SUPPLIED DATA START
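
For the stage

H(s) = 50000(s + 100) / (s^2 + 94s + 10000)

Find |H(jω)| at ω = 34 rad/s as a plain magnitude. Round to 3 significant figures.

562

At s = jω = j34:
zero (s+100): 100 + j34 → |·| = √(100²+34²) = √11156 ≈ 105.62, ∠ = arctan(34/100) ≈ 18.78°
quadratic: (j34)² + 94·j34 + 10000 = 8844 + j3196 → |·| ≈ 9403.8, ∠ ≈ 19.87°
|H| = 50000 · 105.62 / 9403.8 ≈ 561.58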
SUPPLIED DATA END
## [DIRECTIONS FOR THIS TASK]
The data should be copied out in full, exactly as it reads.

## [EXERCISE ANSWER]
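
For the stage

H(s) = 50000(s + 100) / (s^2 + 94s + 10000)

Find |H(jω)| at ω = 34 rad/s as a plain magnitude. Round to 3 significant figures.

562

At s = jω = j34:
zero (s+100): 100 + j34 → |·| = √(100²+34²) = √11156 ≈ 105.62, ∠ = arctan(34/100) ≈ 18.78°
quadratic: (j34)² + 94·j34 + 10000 = 8844 + j3196 → |·| ≈ 9403.8, ∠ ≈ 19.87°
|H| = 50000 · 105.62 / 9403.8 ≈ 561.58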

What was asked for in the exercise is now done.